(Listed entries begins)

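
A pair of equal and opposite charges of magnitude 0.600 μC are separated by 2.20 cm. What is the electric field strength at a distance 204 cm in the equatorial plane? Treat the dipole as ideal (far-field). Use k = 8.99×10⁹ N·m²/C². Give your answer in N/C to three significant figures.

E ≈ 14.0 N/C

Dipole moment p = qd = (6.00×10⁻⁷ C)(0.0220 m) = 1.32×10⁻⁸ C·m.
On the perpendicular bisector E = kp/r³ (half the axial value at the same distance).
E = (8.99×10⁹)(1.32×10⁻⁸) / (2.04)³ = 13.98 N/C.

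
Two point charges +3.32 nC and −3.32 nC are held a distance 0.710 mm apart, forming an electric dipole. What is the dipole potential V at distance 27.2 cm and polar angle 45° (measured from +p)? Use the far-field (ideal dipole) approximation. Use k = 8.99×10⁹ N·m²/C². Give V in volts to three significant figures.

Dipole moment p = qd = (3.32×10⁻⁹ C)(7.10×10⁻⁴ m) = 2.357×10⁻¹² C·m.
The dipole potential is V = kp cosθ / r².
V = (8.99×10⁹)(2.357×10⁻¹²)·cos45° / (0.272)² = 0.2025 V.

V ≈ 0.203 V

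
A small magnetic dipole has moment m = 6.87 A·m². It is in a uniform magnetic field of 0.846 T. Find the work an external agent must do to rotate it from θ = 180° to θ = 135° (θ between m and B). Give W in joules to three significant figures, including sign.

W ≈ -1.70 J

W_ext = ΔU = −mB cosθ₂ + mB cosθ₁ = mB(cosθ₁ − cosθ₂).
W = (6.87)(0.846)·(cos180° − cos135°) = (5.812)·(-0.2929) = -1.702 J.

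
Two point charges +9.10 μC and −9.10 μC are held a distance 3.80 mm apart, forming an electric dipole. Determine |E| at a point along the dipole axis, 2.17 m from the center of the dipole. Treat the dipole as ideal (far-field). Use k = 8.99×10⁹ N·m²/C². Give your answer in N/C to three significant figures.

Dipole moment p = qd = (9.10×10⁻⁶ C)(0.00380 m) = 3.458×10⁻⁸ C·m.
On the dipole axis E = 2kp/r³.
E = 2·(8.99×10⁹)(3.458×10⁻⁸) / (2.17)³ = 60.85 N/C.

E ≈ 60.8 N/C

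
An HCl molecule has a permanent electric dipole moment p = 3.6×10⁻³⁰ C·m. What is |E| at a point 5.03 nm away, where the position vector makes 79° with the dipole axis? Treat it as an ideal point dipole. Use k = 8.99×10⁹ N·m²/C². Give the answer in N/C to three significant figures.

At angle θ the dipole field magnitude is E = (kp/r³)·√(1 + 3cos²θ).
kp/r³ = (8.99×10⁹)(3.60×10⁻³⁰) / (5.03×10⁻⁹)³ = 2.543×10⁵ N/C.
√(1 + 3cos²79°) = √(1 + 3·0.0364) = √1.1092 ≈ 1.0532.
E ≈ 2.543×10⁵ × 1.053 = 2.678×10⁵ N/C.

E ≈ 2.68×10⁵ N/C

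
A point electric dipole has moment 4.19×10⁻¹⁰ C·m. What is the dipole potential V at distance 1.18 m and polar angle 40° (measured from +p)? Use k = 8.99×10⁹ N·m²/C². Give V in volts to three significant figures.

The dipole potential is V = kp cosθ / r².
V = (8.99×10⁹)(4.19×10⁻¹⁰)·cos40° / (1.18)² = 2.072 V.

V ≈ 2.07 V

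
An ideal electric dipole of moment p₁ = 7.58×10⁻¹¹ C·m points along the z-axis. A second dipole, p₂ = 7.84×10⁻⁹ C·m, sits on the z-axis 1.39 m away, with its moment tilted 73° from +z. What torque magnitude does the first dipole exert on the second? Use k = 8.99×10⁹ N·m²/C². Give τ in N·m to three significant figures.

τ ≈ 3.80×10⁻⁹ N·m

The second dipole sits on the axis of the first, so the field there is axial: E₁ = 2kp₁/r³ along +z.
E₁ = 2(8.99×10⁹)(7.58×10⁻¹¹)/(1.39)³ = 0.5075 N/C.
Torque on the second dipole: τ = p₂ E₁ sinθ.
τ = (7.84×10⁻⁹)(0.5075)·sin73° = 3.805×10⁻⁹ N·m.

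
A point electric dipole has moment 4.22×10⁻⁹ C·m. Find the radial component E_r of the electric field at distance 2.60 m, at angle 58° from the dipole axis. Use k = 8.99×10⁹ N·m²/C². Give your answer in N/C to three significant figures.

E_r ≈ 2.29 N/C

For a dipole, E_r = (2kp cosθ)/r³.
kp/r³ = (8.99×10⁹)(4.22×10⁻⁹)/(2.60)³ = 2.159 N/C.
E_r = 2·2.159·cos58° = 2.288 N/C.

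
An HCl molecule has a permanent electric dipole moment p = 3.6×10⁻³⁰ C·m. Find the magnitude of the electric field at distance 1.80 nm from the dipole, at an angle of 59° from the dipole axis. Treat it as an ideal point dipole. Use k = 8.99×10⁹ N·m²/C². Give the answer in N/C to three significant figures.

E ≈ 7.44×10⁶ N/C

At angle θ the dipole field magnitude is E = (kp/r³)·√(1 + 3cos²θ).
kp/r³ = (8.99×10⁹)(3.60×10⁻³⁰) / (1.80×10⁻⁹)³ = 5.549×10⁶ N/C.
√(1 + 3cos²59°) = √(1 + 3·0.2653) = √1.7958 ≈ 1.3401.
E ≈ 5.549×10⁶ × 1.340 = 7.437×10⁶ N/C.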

(Listed entries ends)

→ Aim of the exercise: All of the entries must be given again, word for word.

→ Task result:
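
A pair of equal and opposite charges of magnitude 0.600 μC are separated by 2.20 cm. What is the electric field strength at a distance 204 cm in the equatorial plane? Treat the dipole as ideal (far-field). Use k = 8.99×10⁹ N·m²/C². Give your answer in N/C to three significant figures.

E ≈ 14.0 N/C

Dipole moment p = qd = (6.00×10⁻⁷ C)(0.0220 m) = 1.32×10⁻⁸ C·m.
On the perpendicular bisector E = kp/r³ (half the axial value at the same distance).
E = (8.99×10⁹)(1.32×10⁻⁸) / (2.04)³ = 13.98 N/C.

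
Two point charges +3.32 nC and −3.32 nC are held a distance 0.710 mm apart, forming an electric dipole. What is the dipole potential V at distance 27.2 cm and polar angle 45° (measured from +p)? Use the far-field (ideal dipole) approximation. Use k = 8.99×10⁹ N·m²/C². Give V in volts to three significant figures.

Dipole moment p = qd = (3.32×10⁻⁹ C)(7.10×10⁻⁴ m) = 2.357×10⁻¹² C·m.
The dipole potential is V = kp cosθ / r².
V = (8.99×10⁹)(2.357×10⁻¹²)·cos45° / (0.272)² = 0.2025 V.

V ≈ 0.203 V

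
A small magnetic dipole has moment m = 6.87 A·m². It is in a uniform magnetic field of 0.846 T. Find the work an external agent must do to rotate it from θ = 180° to θ = 135° (θ between m and B). Give W in joules to three significant figures, including sign.

W ≈ -1.70 J

W_ext = ΔU = −mB cosθ₂ + mB cosθ₁ = mB(cosθ₁ − cosθ₂).
W = (6.87)(0.846)·(cos180° − cos135°) = (5.812)·(-0.2929) = -1.702 J.

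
Two point charges +9.10 μC and −9.10 μC are held a distance 3.80 mm apart, forming an electric dipole. Determine |E| at a point along the dipole axis, 2.17 m from the center of the dipole. Treat the dipole as ideal (far-field). Use k = 8.99×10⁹ N·m²/C². Give your answer in N/C to three significant figures.

Dipole moment p = qd = (9.10×10⁻⁶ C)(0.00380 m) = 3.458×10⁻⁸ C·m.
On the dipole axis E = 2kp/r³.
E = 2·(8.99×10⁹)(3.458×10⁻⁸) / (2.17)³ = 60.85 N/C.

E ≈ 60.8 N/C

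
An HCl molecule has a permanent electric dipole moment p = 3.6×10⁻³⁰ C·m. What is |E| at a point 5.03 nm away, where the position vector makes 79° with the dipole axis? Treat it as an ideal point dipole. Use k = 8.99×10⁹ N·m²/C². Give the answer in N/C to three significant figures.

At angle θ the dipole field magnitude is E = (kp/r³)·√(1 + 3cos²θ).
kp/r³ = (8.99×10⁹)(3.60×10⁻³⁰) / (5.03×10⁻⁹)³ = 2.543×10⁵ N/C.
√(1 + 3cos²79°) = √(1 + 3·0.0364) = √1.1092 ≈ 1.0532.
E ≈ 2.543×10⁵ × 1.053 = 2.678×10⁵ N/C.

E ≈ 2.68×10⁵ N/C

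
A point electric dipole has moment 4.19×10⁻¹⁰ C·m. What is the dipole potential V at distance 1.18 m and polar angle 40° (measured from +p)? Use k = 8.99×10⁹ N·m²/C². Give V in volts to three significant figures.

The dipole potential is V = kp cosθ / r².
V = (8.99×10⁹)(4.19×10⁻¹⁰)·cos40° / (1.18)² = 2.072 V.

V ≈ 2.07 V

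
An ideal electric dipole of moment p₁ = 7.58×10⁻¹¹ C·m points along the z-axis. A second dipole, p₂ = 7.84×10⁻⁹ C·m, sits on the z-axis 1.39 m away, with its moment tilted 73° from +z. What torque magnitude does the first dipole exert on the second? Use k = 8.99×10⁹ N·m²/C². Give τ in N·m to three significant figures.

τ ≈ 3.80×10⁻⁹ N·m

The second dipole sits on the axis of the first, so the field there is axial: E₁ = 2kp₁/r³ along +z.
E₁ = 2(8.99×10⁹)(7.58×10⁻¹¹)/(1.39)³ = 0.5075 N/C.
Torque on the second dipole: τ = p₂ E₁ sinθ.
τ = (7.84×10⁻⁹)(0.5075)·sin73° = 3.805×10⁻⁹ N·m.

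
A point electric dipole has moment 4.22×10⁻⁹ C·m. Find the radial component E_r of the electric field at distance 2.60 m, at angle 58° from the dipole axis. Use k = 8.99×10⁹ N·m²/C². Give your answer in N/C to three significant figures.

E_r ≈ 2.29 N/C

For a dipole, E_r = (2kp cosθ)/r³.
kp/r³ = (8.99×10⁹)(4.22×10⁻⁹)/(2.60)³ = 2.159 N/C.
E_r = 2·2.159·cos58° = 2.288 N/C.

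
An HCl molecule has a permanent electric dipole moment p = 3.6×10⁻³⁰ C·m. Find the magnitude of the electric field at distance 1.80 nm from the dipole, at an angle of 59° from the dipole axis. Treat it as an ideal point dipole. Use k = 8.99×10⁹ N·m²/C². Give the answer in N/C to three significant figures.

E ≈ 7.44×10⁶ N/C

At angle θ the dipole field magnitude is E = (kp/r³)·√(1 + 3cos²θ).
kp/r³ = (8.99×10⁹)(3.60×10⁻³⁰) / (1.80×10⁻⁹)³ = 5.549×10⁶ N/C.
√(1 + 3cos²59°) = √(1 + 3·0.2653) = √1.7958 ≈ 1.3401.
E ≈ 5.549×10⁶ × 1.340 = 7.437×10⁶ N/C.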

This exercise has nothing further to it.